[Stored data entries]

________________

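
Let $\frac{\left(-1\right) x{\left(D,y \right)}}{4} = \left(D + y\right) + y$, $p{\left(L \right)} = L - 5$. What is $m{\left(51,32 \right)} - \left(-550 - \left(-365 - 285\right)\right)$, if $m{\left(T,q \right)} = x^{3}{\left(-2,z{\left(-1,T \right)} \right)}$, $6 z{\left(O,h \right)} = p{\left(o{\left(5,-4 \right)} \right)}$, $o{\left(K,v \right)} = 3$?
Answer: $\frac{30068}{27} \approx 1113.6$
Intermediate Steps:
$p{\left(L \right)} = -5 + L$ ($p{\left(L \right)} = L - 5 = -5 + L$)
$z{\left(O,h \right)} = - \frac{1}{3}$ ($z{\left(O,h \right)} = \frac{-5 + 3}{6} = \frac{1}{6} \left(-2\right) = - \frac{1}{3}$)
$x{\left(D,y \right)} = - 8 y - 4 D$ ($x{\left(D,y \right)} = - 4 \left(\left(D + y\right) + y\right) = - 4 \left(D + 2 y\right) = - 8 y - 4 D$)
$m{\left(T,q \right)} = \frac{32768}{27}$ ($m{\left(T,q \right)} = \left(\left(-8\right) \left(- \frac{1}{3}\right) - -8\right)^{3} = \left(\frac{8}{3} + 8\right)^{3} = \left(\frac{32}{3}\right)^{3} = \frac{32768}{27}$)
$m{\left(51,32 \right)} - \left(-550 - \left(-365 - 285\right)\right) = \frac{32768}{27} - \left(-550 - \left(-365 - 285\right)\right) = \frac{32768}{27} - \left(-550 - -650\right) = \frac{32768}{27} - \left(-550 + 650\right) = \frac{32768}{27} - 100 = \frac{30068}{27}$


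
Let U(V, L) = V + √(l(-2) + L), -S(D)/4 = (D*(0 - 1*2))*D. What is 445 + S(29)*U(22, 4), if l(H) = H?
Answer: 148461 + 6728*√2 ≈ 1.5798e+5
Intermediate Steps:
S(D) = 8*D² (S(D) = -4*D*(0 - 1*2)*D = -4*D*(0 - 2)*D = -4*D*(-2)*D = -4*(-2*D)*D = -(-8)*D² = 8*D²)
U(V, L) = V + √(-2 + L)
445 + S(29)*U(22, 4) = 445 + (8*29²)*(22 + √(-2 + 4)) = 445 + (8*841)*(22 + √2) = 445 + 6728*(22 + √2) = 445 + (148016 + 6728*√2) = 148461 + 6728*√2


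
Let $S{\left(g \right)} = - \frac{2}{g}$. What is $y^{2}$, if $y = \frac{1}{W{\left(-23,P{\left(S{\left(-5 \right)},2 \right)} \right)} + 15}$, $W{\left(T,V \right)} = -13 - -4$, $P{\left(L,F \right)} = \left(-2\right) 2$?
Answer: $\frac{1}{36} \approx 0.027778$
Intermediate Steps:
$P{\left(L,F \right)} = -4$
$W{\left(T,V \right)} = -9$ ($W{\left(T,V \right)} = -13 + 4 = -9$)
$y = \frac{1}{6}$ ($y = \frac{1}{-9 + 15} = \frac{1}{6} \approx 0.16667$)
$y^{2} = \left(\frac{1}{6}\right)^{2} = \frac{1}{36}$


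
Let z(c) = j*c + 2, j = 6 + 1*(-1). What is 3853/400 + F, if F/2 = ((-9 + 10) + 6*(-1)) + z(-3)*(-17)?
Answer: 176653/400 ≈ 441.63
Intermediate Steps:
j = 5 (j = 6 - 1 = 5)
z(c) = 2 + 5*c (z(c) = 5*c + 2 = 2 + 5*c)
F = 432 (F = 2*(((-9 + 10) + 6*(-1)) + (2 + 5*(-3))*(-17)) = 2*((1 - 6) + (2 - 15)*(-17)) = 2*(-5 - 13*(-17)) = 2*(-5 + 221) = 2*216 = 432)
3853/400 + F = 3853/400 + 432 = 176653/400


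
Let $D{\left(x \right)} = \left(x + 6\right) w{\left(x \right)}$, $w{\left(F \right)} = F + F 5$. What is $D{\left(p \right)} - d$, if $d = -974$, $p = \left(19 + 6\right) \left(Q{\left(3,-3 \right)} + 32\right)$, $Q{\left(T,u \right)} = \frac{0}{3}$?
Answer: $3869774$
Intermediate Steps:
$w{\left(F \right)} = 6 F$ ($w{\left(F \right)} = F + 5 F = 6 F$)
$Q{\left(T,u \right)} = 0$ ($Q{\left(T,u \right)} = 0 \cdot \frac{1}{3} = 0$)
$p = 800$ ($p = \left(19 + 6\right) \left(0 + 32\right) = 25 \cdot 32 = 800$)
$D{\left(x \right)} = 6 x \left(6 + x\right)$ ($D{\left(x \right)} = \left(x + 6\right) 6 x = \left(6 + x\right) 6 x = 6 x \left(6 + x\right)$)
$D{\left(p \right)} - d = 6 \cdot 800 \left(6 + 800\right) - -974 = 6 \cdot 800 \cdot 806 + 974 = 3868800 + 974 = 3869774$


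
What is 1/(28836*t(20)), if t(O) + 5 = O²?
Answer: 1/11390220 ≈ 8.7795e-8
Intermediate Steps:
t(O) = -5 + O²
1/(28836*t(20)) = 1/(28836*(-5 + 20²)) = 1/(28836*(-5 + 400)) = (1/28836)/395 = (1/28836)*(1/395) = 1/11390220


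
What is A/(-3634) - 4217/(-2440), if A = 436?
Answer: 7130369/4433480 ≈ 1.6083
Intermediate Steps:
A/(-3634) - 4217/(-2440) = 436/(-3634) - 4217/(-2440) = 436*(-1/3634) - 4217*(-1/2440) = -218/1817 + 4217/2440 = 7130369/4433480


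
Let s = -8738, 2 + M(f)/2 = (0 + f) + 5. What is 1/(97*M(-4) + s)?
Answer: -1/8932 ≈ -0.00011196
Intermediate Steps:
M(f) = 6 + 2*f (M(f) = -4 + 2*((0 + f) + 5) = -4 + 2*(f + 5) = -4 + 2*(5 + f) = -4 + (10 + 2*f) = 6 + 2*f)
1/(97*M(-4) + s) = 1/(97*(6 + 2*(-4)) - 8738) = 1/(97*(6 - 8) - 8738) = 1/(97*(-2) - 8738) = 1/(-194 - 8738) = 1/(-8932) = -1/8932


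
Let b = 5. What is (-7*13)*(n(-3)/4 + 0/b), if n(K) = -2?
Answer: 91/2 ≈ 45.500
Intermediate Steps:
(-7*13)*(n(-3)/4 + 0/b) = (-7*13)*(-2/4 + 0/5) = -91*(-2*¼ + 0*(⅕)) = -91*(-½ + 0) = -91*(-½) = 91/2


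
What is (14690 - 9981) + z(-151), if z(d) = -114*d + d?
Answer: 21772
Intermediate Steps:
z(d) = -113*d
(14690 - 9981) + z(-151) = (14690 - 9981) - 113*(-151) = 4709 + 17063 = 21772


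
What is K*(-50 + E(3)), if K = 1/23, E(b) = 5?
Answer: -45/23 ≈ -1.9565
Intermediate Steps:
K = 1/23 ≈ 0.043478
K*(-50 + E(3)) = (-50 + 5)/23 = (1/23)*(-45) = -45/23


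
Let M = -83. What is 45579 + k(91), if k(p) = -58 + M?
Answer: 45438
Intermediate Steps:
k(p) = -141 (k(p) = -58 - 83 = -141)
45579 + k(91) = 45579 - 141 = 45438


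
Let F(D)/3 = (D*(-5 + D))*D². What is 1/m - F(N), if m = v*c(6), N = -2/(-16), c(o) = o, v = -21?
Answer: 5323/258048 ≈ 0.020628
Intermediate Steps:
N = ⅛ (N = -2*(-1/16) = ⅛ ≈ 0.12500)
F(D) = 3*D³*(-5 + D) (F(D) = 3*((D*(-5 + D))*D²) = 3*(D³*(-5 + D)) = 3*D³*(-5 + D))
m = -126 (m = -21*6 = -126)
1/m - F(N) = 1/(-126) - 3*(⅛)³*(-5 + ⅛) = -1/126 - 3*(-39)/(512*8) = -1/126 - 1*(-117/4096) = -1/126 + 117/4096 = 5323/258048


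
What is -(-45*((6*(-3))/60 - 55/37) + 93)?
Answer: -12831/74 ≈ -173.39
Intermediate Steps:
-(-45*((6*(-3))/60 - 55/37) + 93) = -(-45*(-18*1/60 - 55*1/37) + 93) = -(-45*(-3/10 - 55/37) + 93) = -(-45*(-661/370) + 93) = -(5949/74 + 93) = -1*12831/74 = -12831/74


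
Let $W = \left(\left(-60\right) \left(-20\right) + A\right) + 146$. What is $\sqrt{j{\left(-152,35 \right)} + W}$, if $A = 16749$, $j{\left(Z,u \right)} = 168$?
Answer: $\sqrt{18263} \approx 135.14$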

________________

## [WHAT YOU HAVE TO DO]
Above are the lines; repeat exactly the ones from the line containing "What is (14690" down to the line containing "Answer: 5323/258048 ≈ 0.020628", both inclusive.

## [RESPONSE TO THE TASK]
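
What is (14690 - 9981) + z(-151), if z(d) = -114*d + d?
Answer: 21772
Intermediate Steps:
z(d) = -113*d
(14690 - 9981) + z(-151) = (14690 - 9981) - 113*(-151) = 4709 + 17063 = 21772


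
What is K*(-50 + E(3)), if K = 1/23, E(b) = 5?
Answer: -45/23 ≈ -1.9565
Intermediate Steps:
K = 1/23 ≈ 0.043478
K*(-50 + E(3)) = (-50 + 5)/23 = (1/23)*(-45) = -45/23


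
Let M = -83. What is 45579 + k(91), if k(p) = -58 + M?
Answer: 45438
Intermediate Steps:
k(p) = -141 (k(p) = -58 - 83 = -141)
45579 + k(91) = 45579 - 141 = 45438


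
Let F(D)/3 = (D*(-5 + D))*D². What is 1/m - F(N), if m = v*c(6), N = -2/(-16), c(o) = o, v = -21?
Answer: 5323/258048 ≈ 0.020628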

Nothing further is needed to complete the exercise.